_Exercise_: Return the lines below that contain "None".

[[ Records for this exercise open ]]

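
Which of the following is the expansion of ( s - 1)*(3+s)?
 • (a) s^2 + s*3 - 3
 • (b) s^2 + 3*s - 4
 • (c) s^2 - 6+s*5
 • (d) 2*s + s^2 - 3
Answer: d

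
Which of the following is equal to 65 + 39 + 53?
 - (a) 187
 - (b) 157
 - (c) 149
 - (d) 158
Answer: b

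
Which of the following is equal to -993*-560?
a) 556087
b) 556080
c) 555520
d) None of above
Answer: b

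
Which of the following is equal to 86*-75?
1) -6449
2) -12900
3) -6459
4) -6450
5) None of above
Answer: 4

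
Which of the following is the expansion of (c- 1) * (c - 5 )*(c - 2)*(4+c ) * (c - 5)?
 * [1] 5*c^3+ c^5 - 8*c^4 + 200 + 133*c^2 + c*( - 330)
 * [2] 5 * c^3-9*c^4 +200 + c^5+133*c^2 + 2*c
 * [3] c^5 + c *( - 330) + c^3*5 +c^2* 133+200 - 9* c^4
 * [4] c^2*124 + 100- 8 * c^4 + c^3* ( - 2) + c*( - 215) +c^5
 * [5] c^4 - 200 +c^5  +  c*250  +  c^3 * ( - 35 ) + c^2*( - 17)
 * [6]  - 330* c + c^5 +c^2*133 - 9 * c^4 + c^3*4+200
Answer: 3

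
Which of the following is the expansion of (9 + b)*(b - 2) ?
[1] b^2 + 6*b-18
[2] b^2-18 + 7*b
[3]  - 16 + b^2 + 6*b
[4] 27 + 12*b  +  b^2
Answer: 2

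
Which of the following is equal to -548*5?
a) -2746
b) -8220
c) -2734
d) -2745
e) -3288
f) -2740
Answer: f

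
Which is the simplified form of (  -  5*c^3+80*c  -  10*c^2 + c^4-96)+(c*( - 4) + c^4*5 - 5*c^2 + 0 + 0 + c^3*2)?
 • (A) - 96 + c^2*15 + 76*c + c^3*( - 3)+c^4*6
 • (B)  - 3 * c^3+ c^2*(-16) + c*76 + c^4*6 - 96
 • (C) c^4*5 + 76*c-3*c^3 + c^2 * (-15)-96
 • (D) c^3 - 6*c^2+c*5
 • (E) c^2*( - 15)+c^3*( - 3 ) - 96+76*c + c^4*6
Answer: E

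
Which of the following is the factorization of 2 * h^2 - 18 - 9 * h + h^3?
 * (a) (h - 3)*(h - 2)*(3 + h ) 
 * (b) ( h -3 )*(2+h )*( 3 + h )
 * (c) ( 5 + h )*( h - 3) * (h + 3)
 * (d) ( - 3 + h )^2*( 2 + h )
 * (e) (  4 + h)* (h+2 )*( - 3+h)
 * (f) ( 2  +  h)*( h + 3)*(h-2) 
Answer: b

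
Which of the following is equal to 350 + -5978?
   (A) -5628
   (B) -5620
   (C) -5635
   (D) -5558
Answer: A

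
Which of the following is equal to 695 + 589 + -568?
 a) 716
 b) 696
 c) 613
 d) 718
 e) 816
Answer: a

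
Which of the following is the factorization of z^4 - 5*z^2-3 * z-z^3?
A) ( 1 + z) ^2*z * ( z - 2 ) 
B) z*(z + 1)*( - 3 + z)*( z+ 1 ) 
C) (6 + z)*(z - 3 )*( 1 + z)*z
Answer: B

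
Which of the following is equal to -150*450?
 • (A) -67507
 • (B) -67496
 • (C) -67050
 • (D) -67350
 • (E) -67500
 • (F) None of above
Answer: E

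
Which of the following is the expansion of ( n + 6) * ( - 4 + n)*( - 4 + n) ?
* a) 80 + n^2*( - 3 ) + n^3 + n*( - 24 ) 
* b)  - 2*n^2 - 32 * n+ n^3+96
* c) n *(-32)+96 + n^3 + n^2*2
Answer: b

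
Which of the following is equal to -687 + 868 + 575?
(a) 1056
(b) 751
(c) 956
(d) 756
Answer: d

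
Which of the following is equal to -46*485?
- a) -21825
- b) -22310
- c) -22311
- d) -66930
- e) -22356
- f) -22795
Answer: b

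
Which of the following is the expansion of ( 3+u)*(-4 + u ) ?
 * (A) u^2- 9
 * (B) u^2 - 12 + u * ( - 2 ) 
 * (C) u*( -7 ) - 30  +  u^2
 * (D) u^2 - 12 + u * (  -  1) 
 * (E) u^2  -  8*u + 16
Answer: D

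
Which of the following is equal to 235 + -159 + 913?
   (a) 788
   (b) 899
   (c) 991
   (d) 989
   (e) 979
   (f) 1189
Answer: d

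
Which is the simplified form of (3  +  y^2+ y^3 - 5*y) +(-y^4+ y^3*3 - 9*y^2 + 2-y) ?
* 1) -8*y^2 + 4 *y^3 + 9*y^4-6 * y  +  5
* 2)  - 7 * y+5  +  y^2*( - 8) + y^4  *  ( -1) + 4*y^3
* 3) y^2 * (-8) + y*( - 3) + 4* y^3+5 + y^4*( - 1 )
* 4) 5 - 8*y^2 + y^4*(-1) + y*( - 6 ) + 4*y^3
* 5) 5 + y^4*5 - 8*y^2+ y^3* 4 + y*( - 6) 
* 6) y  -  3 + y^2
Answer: 4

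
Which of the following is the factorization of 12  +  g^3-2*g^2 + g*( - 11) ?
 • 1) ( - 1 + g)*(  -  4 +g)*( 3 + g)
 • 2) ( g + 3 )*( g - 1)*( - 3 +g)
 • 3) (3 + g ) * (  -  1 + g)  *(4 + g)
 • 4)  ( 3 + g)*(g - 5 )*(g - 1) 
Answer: 1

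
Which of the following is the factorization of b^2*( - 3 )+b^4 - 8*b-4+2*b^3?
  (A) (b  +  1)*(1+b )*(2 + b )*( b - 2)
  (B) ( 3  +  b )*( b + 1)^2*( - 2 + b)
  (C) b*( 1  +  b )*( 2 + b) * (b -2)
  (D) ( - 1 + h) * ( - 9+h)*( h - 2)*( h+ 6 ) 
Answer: A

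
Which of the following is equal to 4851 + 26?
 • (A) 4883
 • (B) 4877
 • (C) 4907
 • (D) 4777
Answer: B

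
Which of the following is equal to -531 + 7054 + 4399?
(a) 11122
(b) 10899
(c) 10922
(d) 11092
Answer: c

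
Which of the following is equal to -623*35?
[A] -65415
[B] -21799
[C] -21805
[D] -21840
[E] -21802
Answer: C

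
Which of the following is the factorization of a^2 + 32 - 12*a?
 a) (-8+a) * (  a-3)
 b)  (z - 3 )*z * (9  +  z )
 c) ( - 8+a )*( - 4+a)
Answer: c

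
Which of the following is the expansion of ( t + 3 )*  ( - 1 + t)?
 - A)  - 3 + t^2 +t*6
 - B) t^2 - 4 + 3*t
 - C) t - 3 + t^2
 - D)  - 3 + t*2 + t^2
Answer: D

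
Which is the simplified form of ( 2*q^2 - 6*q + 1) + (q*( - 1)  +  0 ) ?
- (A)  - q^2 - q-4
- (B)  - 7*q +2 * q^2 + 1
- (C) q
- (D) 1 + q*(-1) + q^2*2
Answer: B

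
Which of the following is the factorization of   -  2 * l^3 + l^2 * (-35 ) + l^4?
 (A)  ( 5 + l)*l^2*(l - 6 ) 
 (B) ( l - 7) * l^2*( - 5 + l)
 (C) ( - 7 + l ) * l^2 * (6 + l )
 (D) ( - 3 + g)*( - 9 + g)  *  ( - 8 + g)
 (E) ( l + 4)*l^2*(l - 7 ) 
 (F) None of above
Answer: F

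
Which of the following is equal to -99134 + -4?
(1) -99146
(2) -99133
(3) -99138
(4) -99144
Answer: 3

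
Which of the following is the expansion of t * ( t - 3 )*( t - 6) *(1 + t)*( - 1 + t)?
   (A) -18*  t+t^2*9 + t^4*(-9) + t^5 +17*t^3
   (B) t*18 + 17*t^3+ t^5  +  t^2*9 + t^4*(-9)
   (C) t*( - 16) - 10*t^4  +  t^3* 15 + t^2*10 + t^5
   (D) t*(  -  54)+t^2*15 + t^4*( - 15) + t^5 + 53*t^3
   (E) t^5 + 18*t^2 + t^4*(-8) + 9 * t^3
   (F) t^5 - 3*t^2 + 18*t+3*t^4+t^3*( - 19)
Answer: A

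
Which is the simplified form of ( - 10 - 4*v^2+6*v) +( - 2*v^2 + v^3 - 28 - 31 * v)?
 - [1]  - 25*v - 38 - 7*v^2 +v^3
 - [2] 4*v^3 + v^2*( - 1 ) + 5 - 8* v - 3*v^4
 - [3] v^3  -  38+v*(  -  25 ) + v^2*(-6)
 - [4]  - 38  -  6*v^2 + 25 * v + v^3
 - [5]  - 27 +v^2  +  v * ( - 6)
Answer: 3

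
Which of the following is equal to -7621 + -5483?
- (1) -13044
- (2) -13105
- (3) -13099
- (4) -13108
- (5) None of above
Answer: 5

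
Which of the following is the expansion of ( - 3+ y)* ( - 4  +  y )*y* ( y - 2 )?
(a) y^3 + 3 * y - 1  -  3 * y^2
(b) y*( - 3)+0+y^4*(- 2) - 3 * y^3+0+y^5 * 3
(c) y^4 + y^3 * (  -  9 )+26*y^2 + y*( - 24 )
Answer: c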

[[ Records for this exercise closed ]]

_Solution for this exercise_:
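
d) None of above
5) None of above
 • (F) None of above
 (F) None of above
- (5) None of above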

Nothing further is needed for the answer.